◆ Collected data entries ◆
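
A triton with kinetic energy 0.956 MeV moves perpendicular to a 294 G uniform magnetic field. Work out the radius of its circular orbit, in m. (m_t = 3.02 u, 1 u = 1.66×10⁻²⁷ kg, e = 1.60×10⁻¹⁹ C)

Convert the energy: K = 0.956 MeV = 1.53×10^-13 J.
v = √(2K/m) = √(2·1.53×10^-13/5.01×10^-27) = 7.81×10^6 m/s.
r = mv/(qB) = (5.01×10^-27)(7.81×10^6) / [(1×1.60×10^-19)(0.0294)] = 8.33 m.

r ≈ 8.33 m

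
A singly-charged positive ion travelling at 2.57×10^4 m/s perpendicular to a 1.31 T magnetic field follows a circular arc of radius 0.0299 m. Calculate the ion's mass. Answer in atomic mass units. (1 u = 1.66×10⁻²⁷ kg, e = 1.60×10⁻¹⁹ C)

m ≈ 147 u

qvB = mv²/r ⇒ m = qBr/v.
m = (1×1.60×10^-19)(1.31)(0.0299) / (2.57×10^4) = 2.44×10^-25 kg = 147 u.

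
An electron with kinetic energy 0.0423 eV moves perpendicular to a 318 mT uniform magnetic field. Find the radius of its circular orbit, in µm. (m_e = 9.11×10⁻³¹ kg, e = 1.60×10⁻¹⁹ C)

Convert the energy: K = 0.0423 eV = 6.77×10^-21 J.
v = √(2K/m) = √(2·6.77×10^-21/9.11×10^-31) = 1.22×10^5 m/s.
r = mv/(qB) = (9.11×10^-31)(1.22×10^5) / [(1×1.60×10^-19)(0.318)] = 2.18×10^-6 m.

r ≈ 2.18 µm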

◆ ACTIVITY ◆
Go through the data and copy each line exactly as it was written.

◆ EXERCISE ANSWER ◆
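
A triton with kinetic energy 0.956 MeV moves perpendicular to a 294 G uniform magnetic field. Work out the radius of its circular orbit, in m. (m_t = 3.02 u, 1 u = 1.66×10⁻²⁷ kg, e = 1.60×10⁻¹⁹ C)

Convert the energy: K = 0.956 MeV = 1.53×10^-13 J.
v = √(2K/m) = √(2·1.53×10^-13/5.01×10^-27) = 7.81×10^6 m/s.
r = mv/(qB) = (5.01×10^-27)(7.81×10^6) / [(1×1.60×10^-19)(0.0294)] = 8.33 m.

r ≈ 8.33 m

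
A singly-charged positive ion travelling at 2.57×10^4 m/s perpendicular to a 1.31 T magnetic field follows a circular arc of radius 0.0299 m. Calculate the ion's mass. Answer in atomic mass units. (1 u = 1.66×10⁻²⁷ kg, e = 1.60×10⁻¹⁹ C)

m ≈ 147 u

qvB = mv²/r ⇒ m = qBr/v.
m = (1×1.60×10^-19)(1.31)(0.0299) / (2.57×10^4) = 2.44×10^-25 kg = 147 u.

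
An electron with kinetic energy 0.0423 eV moves perpendicular to a 318 mT uniform magnetic field. Find the radius of its circular orbit, in µm. (m_e = 9.11×10⁻³¹ kg, e = 1.60×10⁻¹⁹ C)

Convert the energy: K = 0.0423 eV = 6.77×10^-21 J.
v = √(2K/m) = √(2·6.77×10^-21/9.11×10^-31) = 1.22×10^5 m/s.
r = mv/(qB) = (9.11×10^-31)(1.22×10^5) / [(1×1.60×10^-19)(0.318)] = 2.18×10^-6 m.

r ≈ 2.18 µm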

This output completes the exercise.